» DATASET EXTRACT:
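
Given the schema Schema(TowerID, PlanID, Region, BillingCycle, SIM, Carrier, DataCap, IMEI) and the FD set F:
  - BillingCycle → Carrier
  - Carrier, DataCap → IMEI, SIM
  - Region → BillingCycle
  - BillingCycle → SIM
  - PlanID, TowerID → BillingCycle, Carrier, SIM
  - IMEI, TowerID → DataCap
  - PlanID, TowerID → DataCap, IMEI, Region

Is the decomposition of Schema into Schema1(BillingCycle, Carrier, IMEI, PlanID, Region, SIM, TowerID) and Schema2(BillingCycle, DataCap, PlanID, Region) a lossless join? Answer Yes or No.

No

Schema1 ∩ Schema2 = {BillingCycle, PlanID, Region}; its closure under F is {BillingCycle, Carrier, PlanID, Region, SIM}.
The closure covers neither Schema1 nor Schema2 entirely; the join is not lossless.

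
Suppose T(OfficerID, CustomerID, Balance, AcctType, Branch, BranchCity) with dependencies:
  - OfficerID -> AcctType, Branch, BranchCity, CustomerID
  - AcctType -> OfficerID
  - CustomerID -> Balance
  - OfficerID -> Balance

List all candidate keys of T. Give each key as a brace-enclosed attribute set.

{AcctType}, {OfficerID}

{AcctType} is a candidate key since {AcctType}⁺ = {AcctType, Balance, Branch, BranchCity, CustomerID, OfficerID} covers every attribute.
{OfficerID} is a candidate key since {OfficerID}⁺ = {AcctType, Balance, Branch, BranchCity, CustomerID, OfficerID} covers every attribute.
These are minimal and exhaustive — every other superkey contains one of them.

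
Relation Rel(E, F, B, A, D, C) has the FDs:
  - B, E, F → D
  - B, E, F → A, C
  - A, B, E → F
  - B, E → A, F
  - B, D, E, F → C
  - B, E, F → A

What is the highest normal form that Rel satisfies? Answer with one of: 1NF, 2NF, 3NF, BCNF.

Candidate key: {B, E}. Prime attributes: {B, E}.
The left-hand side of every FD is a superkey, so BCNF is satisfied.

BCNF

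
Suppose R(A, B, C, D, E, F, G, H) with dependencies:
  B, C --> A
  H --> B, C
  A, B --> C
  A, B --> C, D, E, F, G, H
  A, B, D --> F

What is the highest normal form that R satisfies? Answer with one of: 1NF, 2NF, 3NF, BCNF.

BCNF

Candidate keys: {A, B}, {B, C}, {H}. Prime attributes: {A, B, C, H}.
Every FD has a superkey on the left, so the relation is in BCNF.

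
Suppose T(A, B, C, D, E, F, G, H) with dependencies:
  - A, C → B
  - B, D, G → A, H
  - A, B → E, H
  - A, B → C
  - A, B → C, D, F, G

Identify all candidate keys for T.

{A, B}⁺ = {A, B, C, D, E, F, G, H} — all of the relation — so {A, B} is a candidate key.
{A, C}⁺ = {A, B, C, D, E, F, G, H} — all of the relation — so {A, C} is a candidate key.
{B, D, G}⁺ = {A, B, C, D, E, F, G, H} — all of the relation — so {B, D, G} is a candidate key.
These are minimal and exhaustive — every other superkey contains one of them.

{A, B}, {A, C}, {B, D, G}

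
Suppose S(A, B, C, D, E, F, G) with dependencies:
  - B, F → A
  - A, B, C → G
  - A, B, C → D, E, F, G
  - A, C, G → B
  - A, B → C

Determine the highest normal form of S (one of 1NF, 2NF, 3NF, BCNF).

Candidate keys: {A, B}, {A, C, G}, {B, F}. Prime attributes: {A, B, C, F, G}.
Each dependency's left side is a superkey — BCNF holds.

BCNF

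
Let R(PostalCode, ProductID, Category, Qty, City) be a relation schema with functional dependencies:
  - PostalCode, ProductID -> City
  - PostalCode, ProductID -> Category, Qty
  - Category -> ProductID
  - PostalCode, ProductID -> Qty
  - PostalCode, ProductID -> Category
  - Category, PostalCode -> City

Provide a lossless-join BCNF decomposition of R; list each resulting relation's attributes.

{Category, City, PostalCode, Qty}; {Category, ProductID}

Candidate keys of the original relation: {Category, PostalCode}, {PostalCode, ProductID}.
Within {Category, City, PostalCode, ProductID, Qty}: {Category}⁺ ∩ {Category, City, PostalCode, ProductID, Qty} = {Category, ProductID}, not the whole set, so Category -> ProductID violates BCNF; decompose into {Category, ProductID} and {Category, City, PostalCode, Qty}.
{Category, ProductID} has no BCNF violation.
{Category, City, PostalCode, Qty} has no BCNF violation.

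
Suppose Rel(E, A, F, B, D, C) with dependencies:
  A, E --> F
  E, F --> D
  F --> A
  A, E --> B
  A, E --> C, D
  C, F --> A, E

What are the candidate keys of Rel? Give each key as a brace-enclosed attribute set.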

» EXERCISE INSTRUCTIONS: In this exercise, give every record above again exactly.

» YOUR RESPONSE:
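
Given the schema Schema(TowerID, PlanID, Region, BillingCycle, SIM, Carrier, DataCap, IMEI) and the FD set F:
  - BillingCycle → Carrier
  - Carrier, DataCap → IMEI, SIM
  - Region → BillingCycle
  - BillingCycle → SIM
  - PlanID, TowerID → BillingCycle, Carrier, SIM
  - IMEI, TowerID → DataCap
  - PlanID, TowerID → DataCap, IMEI, Region

Is the decomposition of Schema into Schema1(BillingCycle, Carrier, IMEI, PlanID, Region, SIM, TowerID) and Schema2(BillingCycle, DataCap, PlanID, Region) a lossless join? Answer Yes or No.

No

Schema1 ∩ Schema2 = {BillingCycle, PlanID, Region}; its closure under F is {BillingCycle, Carrier, PlanID, Region, SIM}.
The closure covers neither Schema1 nor Schema2 entirely; the join is not lossless.

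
Suppose T(OfficerID, CustomerID, Balance, AcctType, Branch, BranchCity) with dependencies:
  - OfficerID -> AcctType, Branch, BranchCity, CustomerID
  - AcctType -> OfficerID
  - CustomerID -> Balance
  - OfficerID -> Balance

List all candidate keys of T. Give each key as a brace-enclosed attribute set.

{AcctType}, {OfficerID}

{AcctType} is a candidate key since {AcctType}⁺ = {AcctType, Balance, Branch, BranchCity, CustomerID, OfficerID} covers every attribute.
{OfficerID} is a candidate key since {OfficerID}⁺ = {AcctType, Balance, Branch, BranchCity, CustomerID, OfficerID} covers every attribute.
These are minimal and exhaustive — every other superkey contains one of them.

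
Relation Rel(E, F, B, A, D, C) has the FDs:
  - B, E, F → D
  - B, E, F → A, C
  - A, B, E → F
  - B, E → A, F
  - B, D, E, F → C
  - B, E, F → A

What is the highest normal form that Rel satisfies? Answer with one of: 1NF, 2NF, 3NF, BCNF.

Candidate key: {B, E}. Prime attributes: {B, E}.
The left-hand side of every FD is a superkey, so BCNF is satisfied.

BCNF

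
Suppose R(A, B, C, D, E, F, G, H) with dependencies:
  B, C --> A
  H --> B, C
  A, B --> C
  A, B --> C, D, E, F, G, H
  A, B, D --> F

What is the highest normal form that R satisfies? Answer with one of: 1NF, 2NF, 3NF, BCNF.

BCNF

Candidate keys: {A, B}, {B, C}, {H}. Prime attributes: {A, B, C, H}.
Every FD has a superkey on the left, so the relation is in BCNF.

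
Suppose T(A, B, C, D, E, F, G, H) with dependencies:
  - A, C → B
  - B, D, G → A, H
  - A, B → E, H
  - A, B → C
  - A, B → C, D, F, G

Identify all candidate keys for T.

{A, B}⁺ = {A, B, C, D, E, F, G, H} — all of the relation — so {A, B} is a candidate key.
{A, C}⁺ = {A, B, C, D, E, F, G, H} — all of the relation — so {A, C} is a candidate key.
{B, D, G}⁺ = {A, B, C, D, E, F, G, H} — all of the relation — so {B, D, G} is a candidate key.
These are minimal and exhaustive — every other superkey contains one of them.

{A, B}, {A, C}, {B, D, G}

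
Suppose S(A, B, C, D, E, F, G) with dependencies:
  - B, F → A
  - A, B, C → G
  - A, B, C → D, E, F, G
  - A, C, G → B
  - A, B → C

Determine the highest normal form of S (one of 1NF, 2NF, 3NF, BCNF).

Candidate keys: {A, B}, {A, C, G}, {B, F}. Prime attributes: {A, B, C, F, G}.
Each dependency's left side is a superkey — BCNF holds.

BCNF

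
Let R(PostalCode, ProductID, Category, Qty, City) be a relation schema with functional dependencies:
  - PostalCode, ProductID -> City
  - PostalCode, ProductID -> Category, Qty
  - Category -> ProductID
  - PostalCode, ProductID -> Qty
  - PostalCode, ProductID -> Category
  - Category, PostalCode -> City

Provide a lossless-join BCNF decomposition of R; list each resulting relation's attributes.

{Category, City, PostalCode, Qty}; {Category, ProductID}

Candidate keys of the original relation: {Category, PostalCode}, {PostalCode, ProductID}.
Within {Category, City, PostalCode, ProductID, Qty}: {Category}⁺ ∩ {Category, City, PostalCode, ProductID, Qty} = {Category, ProductID}, not the whole set, so Category -> ProductID violates BCNF; decompose into {Category, ProductID} and {Category, City, PostalCode, Qty}.
{Category, ProductID} has no BCNF violation.
{Category, City, PostalCode, Qty} has no BCNF violation.

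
Suppose Rel(E, A, F, B, D, C) with dependencies:
  A, E --> F
  E, F --> D
  F --> A
  A, E --> B
  A, E --> C, D
  C, F --> A, E

What are the candidate keys of Rel? Give each key as a brace-enclosed attribute set.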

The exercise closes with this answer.